-- What is being asked --
Repeat the entries below in full, with every character unchanged.

Items from a data source:
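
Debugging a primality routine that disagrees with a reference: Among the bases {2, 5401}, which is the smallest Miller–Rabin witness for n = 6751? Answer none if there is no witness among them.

n − 1 = 6750 = 2^1 · 3375, so s = 1 and d = 3375.
Base 2: x_0 = 2^3375 mod 6751 = 5549. x_0 ∉ {1, 6750} and s = 1, so 2 is a Miller–Rabin witness and 6751 is composite.
Base 5401: x_0 = 5401^3375 mod 6751 = 1704. x_0 ∉ {1, 6750} and s = 1, so 5401 is a Miller–Rabin witness and 6751 is composite.
The smallest witness among the given bases is 2.

2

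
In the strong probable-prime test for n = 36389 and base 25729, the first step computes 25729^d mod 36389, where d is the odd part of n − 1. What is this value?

1

n − 1 = 36388 = 2^2 · 9097, so s = 2 and d = 9097.
25729^9097 mod 36389 = 1.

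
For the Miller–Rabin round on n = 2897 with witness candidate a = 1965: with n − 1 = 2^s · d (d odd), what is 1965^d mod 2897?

2217

n − 1 = 2896 = 2^4 · 181, so s = 4 and d = 181.
1965^181 mod 2897 = 2217.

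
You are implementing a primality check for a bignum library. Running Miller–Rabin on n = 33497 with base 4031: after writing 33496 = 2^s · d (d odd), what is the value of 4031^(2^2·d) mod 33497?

n − 1 = 33496 = 2^3 · 4187, so s = 3 and d = 4187.
x_0 = 4031^4187 mod 33497 = 19941.
x_1 = 19941^2 mod 33497 = 594.
x_2 = 594^2 mod 33497 = 17866.

17866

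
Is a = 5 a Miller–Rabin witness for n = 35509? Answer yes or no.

no

n − 1 = 35508 = 2^2 · 8877, so s = 2 and d = 8877.
x_0 = 5^8877 mod 35509 = 1.
x_0 = 1, so 5 is not a witness.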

-- Response --
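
Debugging a primality routine that disagrees with a reference: Among the bases {2, 5401}, which is the smallest Miller–Rabin witness for n = 6751? Answer none if there is no witness among them.

n − 1 = 6750 = 2^1 · 3375, so s = 1 and d = 3375.
Base 2: x_0 = 2^3375 mod 6751 = 5549. x_0 ∉ {1, 6750} and s = 1, so 2 is a Miller–Rabin witness and 6751 is composite.
Base 5401: x_0 = 5401^3375 mod 6751 = 1704. x_0 ∉ {1, 6750} and s = 1, so 5401 is a Miller–Rabin witness and 6751 is composite.
The smallest witness among the given bases is 2.

2

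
In the strong probable-prime test for n = 36389 and base 25729, the first step computes 25729^d mod 36389, where d is the odd part of n − 1. What is this value?

1

n − 1 = 36388 = 2^2 · 9097, so s = 2 and d = 9097.
25729^9097 mod 36389 = 1.

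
For the Miller–Rabin round on n = 2897 with witness candidate a = 1965: with n − 1 = 2^s · d (d odd), what is 1965^d mod 2897?

2217

n − 1 = 2896 = 2^4 · 181, so s = 4 and d = 181.
1965^181 mod 2897 = 2217.

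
You are implementing a primality check for a bignum library. Running Miller–Rabin on n = 33497 with base 4031: after writing 33496 = 2^s · d (d odd), what is the value of 4031^(2^2·d) mod 33497?

n − 1 = 33496 = 2^3 · 4187, so s = 3 and d = 4187.
x_0 = 4031^4187 mod 33497 = 19941.
x_1 = 19941^2 mod 33497 = 594.
x_2 = 594^2 mod 33497 = 17866.

17866

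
Is a = 5 a Miller–Rabin witness for n = 35509? Answer yes or no.

no

n − 1 = 35508 = 2^2 · 8877, so s = 2 and d = 8877.
x_0 = 5^8877 mod 35509 = 1.
x_0 = 1, so 5 is not a witness.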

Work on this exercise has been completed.